▶ **Records shown**
%%

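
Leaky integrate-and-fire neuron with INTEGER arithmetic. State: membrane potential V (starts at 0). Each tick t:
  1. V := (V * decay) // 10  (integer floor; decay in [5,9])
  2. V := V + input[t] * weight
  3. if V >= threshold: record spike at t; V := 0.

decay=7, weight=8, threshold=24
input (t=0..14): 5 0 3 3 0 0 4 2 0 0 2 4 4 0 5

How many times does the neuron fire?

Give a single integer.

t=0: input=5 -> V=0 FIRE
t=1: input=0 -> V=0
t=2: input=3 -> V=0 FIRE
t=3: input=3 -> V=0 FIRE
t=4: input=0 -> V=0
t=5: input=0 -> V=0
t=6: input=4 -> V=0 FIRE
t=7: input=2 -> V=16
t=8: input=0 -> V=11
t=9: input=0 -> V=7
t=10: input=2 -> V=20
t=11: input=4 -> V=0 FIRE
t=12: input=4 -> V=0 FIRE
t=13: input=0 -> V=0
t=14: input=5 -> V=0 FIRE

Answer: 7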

%%
%%

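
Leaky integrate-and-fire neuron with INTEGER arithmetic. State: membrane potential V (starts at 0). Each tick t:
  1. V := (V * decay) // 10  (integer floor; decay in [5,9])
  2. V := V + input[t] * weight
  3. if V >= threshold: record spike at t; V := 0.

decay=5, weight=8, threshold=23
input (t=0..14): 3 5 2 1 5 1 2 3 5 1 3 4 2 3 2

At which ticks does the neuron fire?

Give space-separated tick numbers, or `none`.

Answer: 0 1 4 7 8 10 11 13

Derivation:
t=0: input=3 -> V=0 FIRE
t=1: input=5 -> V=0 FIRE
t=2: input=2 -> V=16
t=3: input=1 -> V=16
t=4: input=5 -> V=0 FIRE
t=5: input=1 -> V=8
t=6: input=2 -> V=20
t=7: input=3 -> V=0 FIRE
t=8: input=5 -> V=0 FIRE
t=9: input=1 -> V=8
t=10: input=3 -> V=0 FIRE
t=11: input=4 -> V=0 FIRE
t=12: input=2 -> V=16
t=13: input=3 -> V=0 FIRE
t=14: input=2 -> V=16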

%%
%%

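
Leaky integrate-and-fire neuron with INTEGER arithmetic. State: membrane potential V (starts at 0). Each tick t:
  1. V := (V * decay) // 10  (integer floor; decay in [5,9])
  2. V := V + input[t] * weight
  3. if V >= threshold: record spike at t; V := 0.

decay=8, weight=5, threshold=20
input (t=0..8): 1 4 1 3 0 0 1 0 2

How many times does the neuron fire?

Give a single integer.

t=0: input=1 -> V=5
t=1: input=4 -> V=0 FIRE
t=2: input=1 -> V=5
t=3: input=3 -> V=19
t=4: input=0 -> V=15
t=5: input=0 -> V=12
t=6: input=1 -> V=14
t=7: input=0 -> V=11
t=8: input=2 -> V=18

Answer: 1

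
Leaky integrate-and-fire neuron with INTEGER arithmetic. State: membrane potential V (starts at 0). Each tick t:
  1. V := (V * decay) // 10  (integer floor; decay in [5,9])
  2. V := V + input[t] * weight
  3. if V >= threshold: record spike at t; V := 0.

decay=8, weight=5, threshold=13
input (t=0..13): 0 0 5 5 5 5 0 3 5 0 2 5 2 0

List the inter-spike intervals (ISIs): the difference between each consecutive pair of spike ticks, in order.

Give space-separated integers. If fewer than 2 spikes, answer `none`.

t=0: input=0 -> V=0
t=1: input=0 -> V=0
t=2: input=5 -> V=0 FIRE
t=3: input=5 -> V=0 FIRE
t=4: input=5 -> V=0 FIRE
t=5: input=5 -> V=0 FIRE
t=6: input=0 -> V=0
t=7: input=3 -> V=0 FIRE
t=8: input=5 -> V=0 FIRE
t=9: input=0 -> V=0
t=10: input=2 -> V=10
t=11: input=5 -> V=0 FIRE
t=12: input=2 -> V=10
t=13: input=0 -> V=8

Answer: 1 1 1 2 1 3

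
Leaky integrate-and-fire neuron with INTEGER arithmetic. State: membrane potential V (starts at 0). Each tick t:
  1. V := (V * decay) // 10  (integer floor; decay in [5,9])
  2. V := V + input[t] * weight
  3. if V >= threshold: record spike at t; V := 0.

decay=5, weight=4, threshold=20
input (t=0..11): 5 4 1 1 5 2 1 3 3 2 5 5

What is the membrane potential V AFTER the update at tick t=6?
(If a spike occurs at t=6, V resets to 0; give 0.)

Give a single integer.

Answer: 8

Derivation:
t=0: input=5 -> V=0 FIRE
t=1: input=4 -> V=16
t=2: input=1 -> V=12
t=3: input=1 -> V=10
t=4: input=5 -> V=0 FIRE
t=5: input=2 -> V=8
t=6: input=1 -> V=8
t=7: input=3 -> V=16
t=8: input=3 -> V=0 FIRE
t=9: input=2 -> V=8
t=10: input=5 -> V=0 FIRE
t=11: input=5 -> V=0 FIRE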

%%

Beginning with the line containing "input (t=0..14): 3" and ending with the line containing "At which ticks does the neuron fire?", extract those lines exactly from the listing above, and only those.

▶ **Result below**
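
input (t=0..14): 3 5 2 1 5 1 2 3 5 1 3 4 2 3 2

At which ticks does the neuron fire?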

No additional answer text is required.